*Goal of the exercise:* Could you restate exactly the lines that begin at the line with "t=5 to t=203" and end at the final line of the data?

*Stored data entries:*
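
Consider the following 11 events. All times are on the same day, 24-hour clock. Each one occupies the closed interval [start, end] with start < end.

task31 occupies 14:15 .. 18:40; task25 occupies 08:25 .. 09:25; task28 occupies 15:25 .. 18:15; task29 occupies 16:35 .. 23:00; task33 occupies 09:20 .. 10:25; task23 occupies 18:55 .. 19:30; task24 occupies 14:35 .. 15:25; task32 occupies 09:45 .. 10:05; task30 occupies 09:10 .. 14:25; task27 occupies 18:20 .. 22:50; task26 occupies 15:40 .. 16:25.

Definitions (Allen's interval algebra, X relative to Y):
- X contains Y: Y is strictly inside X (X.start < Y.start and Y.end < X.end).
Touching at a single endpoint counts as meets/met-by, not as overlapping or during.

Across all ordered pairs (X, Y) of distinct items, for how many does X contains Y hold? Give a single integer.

10

Checking all 110 ordered pairs for relation 'contains'; matching pairs in alphabetical order:
(task27, task23): task27 contains task23 ✓
(task28, task26): task28 contains task26 ✓
(task29, task23): task29 contains task23 ✓
(task29, task27): task29 contains task27 ✓
(task30, task32): task30 contains task32 ✓
(task30, task33): task30 contains task33 ✓
(task31, task24): task31 contains task24 ✓
(task31, task26): task31 contains task26 ✓
(task31, task28): task31 contains task28 ✓
(task33, task32): task33 contains task32 ✓
Count: 10.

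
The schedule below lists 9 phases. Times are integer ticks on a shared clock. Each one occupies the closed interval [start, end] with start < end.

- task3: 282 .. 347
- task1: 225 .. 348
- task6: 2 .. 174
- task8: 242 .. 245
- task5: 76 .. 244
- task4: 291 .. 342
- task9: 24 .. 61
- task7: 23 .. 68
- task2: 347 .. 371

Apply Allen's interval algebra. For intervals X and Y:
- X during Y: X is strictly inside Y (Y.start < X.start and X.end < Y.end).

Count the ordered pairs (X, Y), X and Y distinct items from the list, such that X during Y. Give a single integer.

7

Checking all 72 ordered pairs for relation 'during'; matching pairs in alphabetical order:
(task3, task1): task3 during task1 ✓
(task4, task1): task4 during task1 ✓
(task4, task3): task4 during task3 ✓
(task7, task6): task7 during task6 ✓
(task8, task1): task8 during task1 ✓
(task9, task6): task9 during task6 ✓
(task9, task7): task9 during task7 ✓
Count: 7.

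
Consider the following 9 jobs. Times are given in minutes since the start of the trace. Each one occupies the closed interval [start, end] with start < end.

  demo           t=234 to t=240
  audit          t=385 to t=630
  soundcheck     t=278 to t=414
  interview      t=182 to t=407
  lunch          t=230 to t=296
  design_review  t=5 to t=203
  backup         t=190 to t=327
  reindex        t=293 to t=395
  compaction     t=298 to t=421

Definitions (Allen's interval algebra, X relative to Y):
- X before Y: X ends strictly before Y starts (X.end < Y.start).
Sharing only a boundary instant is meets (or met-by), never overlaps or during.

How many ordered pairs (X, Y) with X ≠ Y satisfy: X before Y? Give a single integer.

13

Checking all 72 ordered pairs for relation 'before'; matching pairs in alphabetical order:
(backup, audit): backup before audit ✓
(demo, audit): demo before audit ✓
(demo, compaction): demo before compaction ✓
(demo, reindex): demo before reindex ✓
(demo, soundcheck): demo before soundcheck ✓
(design_review, audit): design_review before audit ✓
(design_review, compaction): design_review before compaction ✓
(design_review, demo): design_review before demo ✓
(design_review, lunch): design_review before lunch ✓
(design_review, reindex): design_review before reindex ✓
(design_review, soundcheck): design_review before soundcheck ✓
(lunch, audit): lunch before audit ✓
(lunch, compaction): lunch before compaction ✓
Count: 13.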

*Reply to the exercise:*
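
  design_review  t=5 to t=203
  backup         t=190 to t=327
  reindex        t=293 to t=395
  compaction     t=298 to t=421

Definitions (Allen's interval algebra, X relative to Y):
- X before Y: X ends strictly before Y starts (X.end < Y.start).
Sharing only a boundary instant is meets (or met-by), never overlaps or during.

How many ordered pairs (X, Y) with X ≠ Y satisfy: X before Y? Give a single integer.

13

Checking all 72 ordered pairs for relation 'before'; matching pairs in alphabetical order:
(backup, audit): backup before audit ✓
(demo, audit): demo before audit ✓
(demo, compaction): demo before compaction ✓
(demo, reindex): demo before reindex ✓
(demo, soundcheck): demo before soundcheck ✓
(design_review, audit): design_review before audit ✓
(design_review, compaction): design_review before compaction ✓
(design_review, demo): design_review before demo ✓
(design_review, lunch): design_review before lunch ✓
(design_review, reindex): design_review before reindex ✓
(design_review, soundcheck): design_review before soundcheck ✓
(lunch, audit): lunch before audit ✓
(lunch, compaction): lunch before compaction ✓
Count: 13.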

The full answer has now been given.